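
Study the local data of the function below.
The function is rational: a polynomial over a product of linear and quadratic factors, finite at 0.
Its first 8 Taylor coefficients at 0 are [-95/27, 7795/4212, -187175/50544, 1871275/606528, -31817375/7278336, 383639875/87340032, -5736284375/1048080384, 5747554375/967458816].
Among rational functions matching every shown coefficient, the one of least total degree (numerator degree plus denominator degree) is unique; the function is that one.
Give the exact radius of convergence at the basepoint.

The radius of convergence is -1/4 + (1/20)*sqrt(505).

No rational of total degree below 3 reproduces all 8 coefficients; solving the [1/2] Pade equations on them gives f(ψ) = (38/9 - 6*ψ/13)/(ψ**2 - ψ/2 - 6/5), whose expansion matches every shown term.
Denominator factor (ψ**2 - ψ/2 - 6/5): discriminant 101/20, real irrational roots 1/4 + (1/20)*sqrt(505) and 1/4 - (1/20)*sqrt(505); poles of order 1, moduli 1/4 + (1/20)*sqrt(505) and -1/4 + (1/20)*sqrt(505).
The radius of convergence is the smallest modulus among the singular points: -1/4 + (1/20)*sqrt(505).


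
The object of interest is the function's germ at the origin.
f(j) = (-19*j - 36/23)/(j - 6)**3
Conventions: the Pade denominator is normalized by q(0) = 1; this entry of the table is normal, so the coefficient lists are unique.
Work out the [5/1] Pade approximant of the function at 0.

Taylor coefficients needed (expand at 0): a_0 = 1/138, a_1 = 455/4968, a_2 = 449/9936, a_3 = 149/9936, a_4 = 1115/268272, a_5 = 2227/2146176, a_6 = 3115/12877056.
Write the denominator as Q(j) = 1 + q1*j. Requiring Q*f - P = O(j^7) with deg P <= 5 kills the coefficients of j^6..j^6 in Q*f:
  j^6: a_6 + q1*a_5 = 0, i.e. 3115/12877056 + (2227/2146176)*q1 = 0.
Solving this linear system: q1 = -3115/13362.
The numerator is Q*f truncated at degree 5: P0 = a_0 = 1/138; P1 = a_1 + q1*a_0 = 994595/11063736; P2 = a_2 + q1*a_1 = 395611/16595604; P3 = a_3 + q1*a_2 = 592303/132764832; P4 = a_4 + q1*a_3 = 788995/1194883488; P5 = a_5 + q1*a_4 = 985687/14338601856.

The Pade approximant has numerator coefficients [1/138, 994595/11063736, 395611/16595604, 592303/132764832, 788995/1194883488, 985687/14338601856]; denominator coefficients [1, -3115/13362].


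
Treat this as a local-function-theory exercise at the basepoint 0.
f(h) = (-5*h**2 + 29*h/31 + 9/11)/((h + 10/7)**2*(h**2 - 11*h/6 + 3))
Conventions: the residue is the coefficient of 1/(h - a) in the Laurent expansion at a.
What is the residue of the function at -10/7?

The residue is 977079453/864691432.

At the order-2 pole -10/7 set g(h) = (h - (-10/7))^2*f(h) = (-5*h**2 + 29*h/31 + 9/11)/(h**2 - 11*h/6 + 3).
Order-2 pole: residue = g'(a); g'(-10/7) = 977079453/864691432, so the residue is 977079453/864691432.


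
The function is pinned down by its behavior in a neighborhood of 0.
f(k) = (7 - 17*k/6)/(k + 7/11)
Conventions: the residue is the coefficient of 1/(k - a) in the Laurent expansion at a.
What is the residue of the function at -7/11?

The residue is 581/66.

At the order-1 pole -7/11 set g(k) = (k - (-7/11))*f(k) = 7 - 17*k/6.
Simple pole: residue = g(a) at a = -7/11, which is 581/66.


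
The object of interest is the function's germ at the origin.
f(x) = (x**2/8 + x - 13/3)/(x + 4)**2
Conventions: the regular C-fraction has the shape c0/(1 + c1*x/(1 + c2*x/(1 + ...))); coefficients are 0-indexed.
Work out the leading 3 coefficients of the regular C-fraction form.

The regular C-fraction coefficients are [-13/48, 19/26, -37/104].

Taylor coefficients (expand at 0): a_0 = -13/48, a_1 = 19/96, a_2 = -19/256.
c0 = a_0 = -13/48. Peel one level at a time: if S = 1 + c*x/S' with S'(0) = 1, then c is the x-coefficient of S and S' = c*x/(S - 1).
S_1 = c0/f = 1 + (19/26)*x + (703/2704)*x^2 + ...; c1 = 19/26.
S_2 = c1*x/(S_1 - 1) = 1 + (-37/104)*x + ...; c2 = -37/104.


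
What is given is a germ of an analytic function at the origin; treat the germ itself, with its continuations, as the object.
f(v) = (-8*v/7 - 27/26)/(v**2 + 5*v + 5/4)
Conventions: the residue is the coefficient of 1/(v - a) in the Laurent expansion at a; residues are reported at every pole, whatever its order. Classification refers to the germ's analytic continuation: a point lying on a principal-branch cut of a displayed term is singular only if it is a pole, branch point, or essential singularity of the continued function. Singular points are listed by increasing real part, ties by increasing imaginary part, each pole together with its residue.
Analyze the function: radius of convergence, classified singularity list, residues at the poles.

Radius of convergence at 0: 5/2 - sqrt(5).
At -5/2 - sqrt(5): a pole of order 1; residue -4/7 - (331/1820)*sqrt(5).
At -5/2 + sqrt(5): a pole of order 1; residue -4/7 + (331/1820)*sqrt(5).

Denominator factor (v**2 + 5*v + 5/4): discriminant 20, real irrational roots -5/2 + sqrt(5) and -5/2 - sqrt(5); poles of order 1, moduli 5/2 - sqrt(5) and 5/2 + sqrt(5).
The radius of convergence is the smallest modulus among the singular points: 5/2 - sqrt(5).
The factor v**2 + 5*v + 5/4 splits as (v - a)(v - a') with a = -5/2 - sqrt(5), a' = -5/2 + sqrt(5). At the order-1 pole a set g(v) = (v - a)*f(v) = [-8*v/7 - 27/26] / (v - a').
Simple pole: residue = g(a) at a = -5/2 - sqrt(5), which is -4/7 - (331/1820)*sqrt(5).
The factor v**2 + 5*v + 5/4 splits as (v - a)(v - a') with a = -5/2 + sqrt(5), a' = -5/2 - sqrt(5). At the order-1 pole a set g(v) = (v - a)*f(v) = [-8*v/7 - 27/26] / (v - a').
Simple pole: residue = g(a) at a = -5/2 + sqrt(5), which is -4/7 + (331/1820)*sqrt(5).
List the singular points by increasing real part (a conjugate pair: the negative imaginary part first).


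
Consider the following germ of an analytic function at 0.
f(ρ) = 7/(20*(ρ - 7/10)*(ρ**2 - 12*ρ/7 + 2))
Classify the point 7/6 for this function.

Denominator factors: ρ**2 - 12*ρ/7 + 2 = 49/36 at ρ = 7/6; ρ - 7/10 = 7/15 at ρ = 7/6 — none vanishes.
So the germ continues analytically to 7/6.

The point is a regular point.


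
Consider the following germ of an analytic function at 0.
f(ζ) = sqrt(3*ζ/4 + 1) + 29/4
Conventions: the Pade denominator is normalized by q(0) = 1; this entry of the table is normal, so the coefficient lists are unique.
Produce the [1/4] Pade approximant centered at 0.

Taylor coefficients needed (expand at 0): a_0 = 33/4, a_1 = 3/8, a_2 = -9/128, a_3 = 27/1024, a_4 = -405/32768, a_5 = 1701/262144.
Write the denominator as Q(ζ) = 1 + q1*ζ + q2*ζ^2 + q3*ζ^3 + q4*ζ^4. Requiring Q*f - P = O(ζ^6) with deg P <= 1 kills the coefficients of ζ^2..ζ^5 in Q*f:
  ζ^2: a_2 + q1*a_1 + q2*a_0 = 0, i.e. -9/128 + (3/8)*q1 + (33/4)*q2 = 0.
  ζ^3: a_3 + q1*a_2 + q2*a_1 + q3*a_0 = 0, i.e. 27/1024 + (-9/128)*q1 + (3/8)*q2 + (33/4)*q3 = 0.
  ζ^4: a_4 + q1*a_3 + q2*a_2 + q3*a_1 + q4*a_0 = 0, i.e. -405/32768 + (27/1024)*q1 + (-9/128)*q2 + (3/8)*q3 + (33/4)*q4 = 0.
  ζ^5: a_5 + q1*a_4 + q2*a_3 + q3*a_2 + q4*a_1 = 0, i.e. 1701/262144 + (-405/32768)*q1 + (27/1024)*q2 + (-9/128)*q3 + (3/8)*q4 = 0.
Solving this linear system: q1 = 885729/1840744, q2 = -98289/7362976, q3 = 44523/29451904, q4 = -418851/1884921856.
The numerator is Q*f truncated at degree 1: P0 = a_0 = 33/4; P1 = a_1 + q1*a_0 = 31990173/7362976.

The Pade approximant has numerator coefficients [33/4, 31990173/7362976]; denominator coefficients [1, 885729/1840744, -98289/7362976, 44523/29451904, -418851/1884921856].


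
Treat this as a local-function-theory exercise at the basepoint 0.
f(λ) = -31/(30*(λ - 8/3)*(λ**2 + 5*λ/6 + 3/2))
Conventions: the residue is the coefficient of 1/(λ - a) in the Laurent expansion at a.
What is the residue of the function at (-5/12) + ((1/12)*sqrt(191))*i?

The residue is (31/650) - ((1147/124150)*sqrt(191))*i.

The factor λ**2 + 5*λ/6 + 3/2 splits as (λ - a)(λ - a') with a = (-5/12) + ((1/12)*sqrt(191))*i, a' = (-5/12) - ((1/12)*sqrt(191))*i. At the order-1 pole a set g(λ) = (λ - a)*f(λ) = [-31/(30*(λ - 8/3))] / (λ - a').
Simple pole: residue = g(a) at a = (-5/12) + ((1/12)*sqrt(191))*i, which is (31/650) - ((1147/124150)*sqrt(191))*i.


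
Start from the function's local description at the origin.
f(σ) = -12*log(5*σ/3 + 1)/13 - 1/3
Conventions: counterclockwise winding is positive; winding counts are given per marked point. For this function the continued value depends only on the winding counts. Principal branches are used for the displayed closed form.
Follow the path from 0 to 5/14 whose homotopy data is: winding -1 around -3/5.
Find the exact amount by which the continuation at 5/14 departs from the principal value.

The rational part is single-valued and drops out of the difference; each branch term changes only by its own monodromy.
(-12/13)*log(1 - σ/(-3/5)): each positive loop around -3/5 adds 2*pi*i to the log, so winding -1 contributes (-12/13)*(-1)*2*pi*i = (24/13)*pi*i.
Summing the contributions at σ = 5/14 gives (24/13)*pi*i.

Continued minus principal equals (24/13)*pi*i.


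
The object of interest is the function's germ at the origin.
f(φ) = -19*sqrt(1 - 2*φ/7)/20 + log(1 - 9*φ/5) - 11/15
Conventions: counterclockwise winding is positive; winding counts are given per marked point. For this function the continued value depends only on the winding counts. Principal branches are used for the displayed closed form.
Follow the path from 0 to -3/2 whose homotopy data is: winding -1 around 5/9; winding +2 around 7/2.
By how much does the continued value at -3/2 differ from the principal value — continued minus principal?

Continued minus principal equals -(2)*pi*i.

The rational part is single-valued and drops out of the difference; each branch term changes only by its own monodromy.
(-19/20)*sqrt(1 - φ/(7/2)): winding +2 is even, the square root returns to the same sheet, contribution 0.
(1)*log(1 - φ/(5/9)): each positive loop around 5/9 adds 2*pi*i to the log, so winding -1 contributes (1)*(-1)*2*pi*i = -(2)*pi*i.
Summing the contributions at φ = -3/2 gives -(2)*pi*i.


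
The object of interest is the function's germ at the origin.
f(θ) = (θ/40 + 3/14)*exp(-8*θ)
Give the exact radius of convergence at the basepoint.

The factor exp(-8*θ) is entire and contributes no finite singular point.
The polynomial part has no poles.
No finite singular points: the Taylor series at 0 converges everywhere.

The radius of convergence is infinite.


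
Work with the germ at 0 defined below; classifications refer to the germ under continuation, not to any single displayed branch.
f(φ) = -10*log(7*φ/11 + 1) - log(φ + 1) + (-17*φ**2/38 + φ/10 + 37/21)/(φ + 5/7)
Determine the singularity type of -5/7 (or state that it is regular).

The denominator factor φ + 5/7 vanishes at -5/7 and appears to the power 1; the numerator there equals 4084/2793, nonzero, and no other factor vanishes.
The branch terms are analytic at this point.
Hence a pole whose order is the multiplicity, 1.

The point is a pole of order 1.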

————————

◆ **Assignment**: Keeping every character as it is, restate the lines above that run from the line with "Find the exact" through the line with "f(φ) = -19*sqrt(1", both included, and nothing else.

◆ **Exercise response**:
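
Find the exact amount by which the continuation at 5/14 departs from the principal value.

The rational part is single-valued and drops out of the difference; each branch term changes only by its own monodromy.
(-12/13)*log(1 - σ/(-3/5)): each positive loop around -3/5 adds 2*pi*i to the log, so winding -1 contributes (-12/13)*(-1)*2*pi*i = (24/13)*pi*i.
Summing the contributions at σ = 5/14 gives (24/13)*pi*i.

Continued minus principal equals (24/13)*pi*i.


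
The object of interest is the function's germ at the origin.
f(φ) = -19*sqrt(1 - 2*φ/7)/20 + log(1 - 9*φ/5) - 11/15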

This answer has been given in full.